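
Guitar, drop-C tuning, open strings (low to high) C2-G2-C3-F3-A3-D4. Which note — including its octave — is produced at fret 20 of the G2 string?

G2 is MIDI 43. Adding 20 gives 63, which is D♯4.
(Equivalently spelled E♭4.)

D♯4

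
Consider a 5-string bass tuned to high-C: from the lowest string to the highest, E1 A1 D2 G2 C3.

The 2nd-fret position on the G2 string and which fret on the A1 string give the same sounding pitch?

12

Fret 2 on G2 is MIDI 43 + 2 = 45 (A2). On the A1 string (open MIDI 33), that pitch is 45 − 33 = fret 12.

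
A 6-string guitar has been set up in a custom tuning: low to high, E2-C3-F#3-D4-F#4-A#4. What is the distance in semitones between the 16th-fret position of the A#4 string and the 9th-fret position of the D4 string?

15 semitones

A#4 at fret 16 → D6 (MIDI 86); D4 at fret 9 → B4 (MIDI 71).
86 − 71 = 15, so the two pitches are 15 semitones apart, with D6 the higher.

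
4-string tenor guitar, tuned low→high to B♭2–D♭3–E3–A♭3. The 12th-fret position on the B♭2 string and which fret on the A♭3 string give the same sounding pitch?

Fret 12 on B♭2 is MIDI 46 + 12 = 58 (B♭3). On the A♭3 string (open MIDI 56), that pitch is 58 − 56 = fret 2.

2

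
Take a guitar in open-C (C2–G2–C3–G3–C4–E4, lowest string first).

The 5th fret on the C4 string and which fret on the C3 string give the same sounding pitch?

C4 at fret 5 is C4 + 5 semitones = F4.
The open C3 string is 12 semitones below the open C4, so the same pitch on the C3 string lies at fret 5 + 12 = 17.

17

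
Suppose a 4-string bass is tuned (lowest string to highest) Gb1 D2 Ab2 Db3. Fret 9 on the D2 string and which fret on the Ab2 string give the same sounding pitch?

Fret 9 on D2 is MIDI 38 + 9 = 47 (B2). On the Ab2 string (open MIDI 44), that pitch is 47 − 44 = fret 3.

3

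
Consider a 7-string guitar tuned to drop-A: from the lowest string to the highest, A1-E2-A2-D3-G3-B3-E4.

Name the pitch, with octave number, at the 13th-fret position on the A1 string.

A♯2

The open A1 string plus 13 semitones: A–A#–B–C–…–G#–A–A#.
The walk passes from B into C once, so the octave number goes from 1 to 2.
(Equivalently spelled B♭2.)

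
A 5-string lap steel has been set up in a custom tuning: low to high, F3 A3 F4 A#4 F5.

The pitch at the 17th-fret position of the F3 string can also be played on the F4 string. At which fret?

F3 at fret 17 is F3 + 17 semitones = A#4.
The open F4 string is 12 semitones above the open F3, so the same pitch on the F4 string lies at fret 17 − 12 = 5.

5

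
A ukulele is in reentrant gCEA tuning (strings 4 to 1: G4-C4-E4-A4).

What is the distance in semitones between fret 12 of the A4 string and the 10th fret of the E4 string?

7 semitones

A4 at fret 12 → A5 (MIDI 81); E4 at fret 10 → D5 (MIDI 74).
81 − 74 = 7, so the two pitches are 7 semitones apart, with A5 the higher.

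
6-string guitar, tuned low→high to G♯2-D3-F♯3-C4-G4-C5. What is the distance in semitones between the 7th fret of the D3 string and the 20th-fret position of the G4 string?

D3 at fret 7 → A3 (MIDI 57); G4 at fret 20 → D♯6 (MIDI 87).
57 − 87 = -30, so the two pitches are 30 semitones apart, with D♯6 the higher.

30 semitones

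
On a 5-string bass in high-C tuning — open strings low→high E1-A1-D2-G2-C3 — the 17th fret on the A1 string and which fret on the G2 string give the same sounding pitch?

7

Fret 17 on A1 is MIDI 33 + 17 = 50 (D3). On the G2 string (open MIDI 43), that pitch is 50 − 43 = fret 7.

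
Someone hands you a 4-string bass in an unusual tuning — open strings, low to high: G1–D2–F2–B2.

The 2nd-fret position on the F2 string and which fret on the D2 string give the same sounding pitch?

Fret 2 on F2 is MIDI 41 + 2 = 43 (G2). On the D2 string (open MIDI 38), that pitch is 43 − 38 = fret 5.

5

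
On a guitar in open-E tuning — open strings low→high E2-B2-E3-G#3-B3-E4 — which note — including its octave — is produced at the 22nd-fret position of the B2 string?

A4

B2 is MIDI 47. Adding 22 gives 69, which is A4.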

Task
Nothing in the material may be left out; write it all out verbatim.

Task result
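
Guitar, drop-C tuning, open strings (low to high) C2-G2-C3-F3-A3-D4. Which note — including its octave — is produced at fret 20 of the G2 string?

G2 is MIDI 43. Adding 20 gives 63, which is D♯4.
(Equivalently spelled E♭4.)

D♯4

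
Consider a 5-string bass tuned to high-C: from the lowest string to the highest, E1 A1 D2 G2 C3.

The 2nd-fret position on the G2 string and which fret on the A1 string give the same sounding pitch?

12

Fret 2 on G2 is MIDI 43 + 2 = 45 (A2). On the A1 string (open MIDI 33), that pitch is 45 − 33 = fret 12.

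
A 6-string guitar has been set up in a custom tuning: low to high, E2-C3-F#3-D4-F#4-A#4. What is the distance in semitones between the 16th-fret position of the A#4 string and the 9th-fret position of the D4 string?

15 semitones

A#4 at fret 16 → D6 (MIDI 86); D4 at fret 9 → B4 (MIDI 71).
86 − 71 = 15, so the two pitches are 15 semitones apart, with D6 the higher.

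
4-string tenor guitar, tuned low→high to B♭2–D♭3–E3–A♭3. The 12th-fret position on the B♭2 string and which fret on the A♭3 string give the same sounding pitch?

Fret 12 on B♭2 is MIDI 46 + 12 = 58 (B♭3). On the A♭3 string (open MIDI 56), that pitch is 58 − 56 = fret 2.

2

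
Take a guitar in open-C (C2–G2–C3–G3–C4–E4, lowest string first).

The 5th fret on the C4 string and which fret on the C3 string give the same sounding pitch?

C4 at fret 5 is C4 + 5 semitones = F4.
The open C3 string is 12 semitones below the open C4, so the same pitch on the C3 string lies at fret 5 + 12 = 17.

17

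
Suppose a 4-string bass is tuned (lowest string to highest) Gb1 D2 Ab2 Db3. Fret 9 on the D2 string and which fret on the Ab2 string give the same sounding pitch?

Fret 9 on D2 is MIDI 38 + 9 = 47 (B2). On the Ab2 string (open MIDI 44), that pitch is 47 − 44 = fret 3.

3

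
Consider a 7-string guitar tuned to drop-A: from the lowest string to the highest, A1-E2-A2-D3-G3-B3-E4.

Name the pitch, with octave number, at the 13th-fret position on the A1 string.

A♯2

The open A1 string plus 13 semitones: A–A#–B–C–…–G#–A–A#.
The walk passes from B into C once, so the octave number goes from 1 to 2.
(Equivalently spelled B♭2.)

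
A 5-string lap steel has been set up in a custom tuning: low to high, F3 A3 F4 A#4 F5.

The pitch at the 17th-fret position of the F3 string can also be played on the F4 string. At which fret?

F3 at fret 17 is F3 + 17 semitones = A#4.
The open F4 string is 12 semitones above the open F3, so the same pitch on the F4 string lies at fret 17 − 12 = 5.

5

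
A ukulele is in reentrant gCEA tuning (strings 4 to 1: G4-C4-E4-A4).

What is the distance in semitones between fret 12 of the A4 string and the 10th fret of the E4 string?

7 semitones

A4 at fret 12 → A5 (MIDI 81); E4 at fret 10 → D5 (MIDI 74).
81 − 74 = 7, so the two pitches are 7 semitones apart, with A5 the higher.

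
6-string guitar, tuned low→high to G♯2-D3-F♯3-C4-G4-C5. What is the distance in semitones between the 7th fret of the D3 string and the 20th-fret position of the G4 string?

D3 at fret 7 → A3 (MIDI 57); G4 at fret 20 → D♯6 (MIDI 87).
57 − 87 = -30, so the two pitches are 30 semitones apart, with D♯6 the higher.

30 semitones

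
On a 5-string bass in high-C tuning — open strings low→high E1-A1-D2-G2-C3 — the 17th fret on the A1 string and which fret on the G2 string give the same sounding pitch?

7

Fret 17 on A1 is MIDI 33 + 17 = 50 (D3). On the G2 string (open MIDI 43), that pitch is 50 − 43 = fret 7.

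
Someone hands you a 4-string bass in an unusual tuning — open strings, low to high: G1–D2–F2–B2.

The 2nd-fret position on the F2 string and which fret on the D2 string give the same sounding pitch?

Fret 2 on F2 is MIDI 41 + 2 = 43 (G2). On the D2 string (open MIDI 38), that pitch is 43 − 38 = fret 5.

5

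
On a guitar in open-E tuning — open strings low→high E2-B2-E3-G#3-B3-E4 — which note — including its octave — is produced at the 22nd-fret position of the B2 string?

A4

B2 is MIDI 47. Adding 22 gives 69, which is A4.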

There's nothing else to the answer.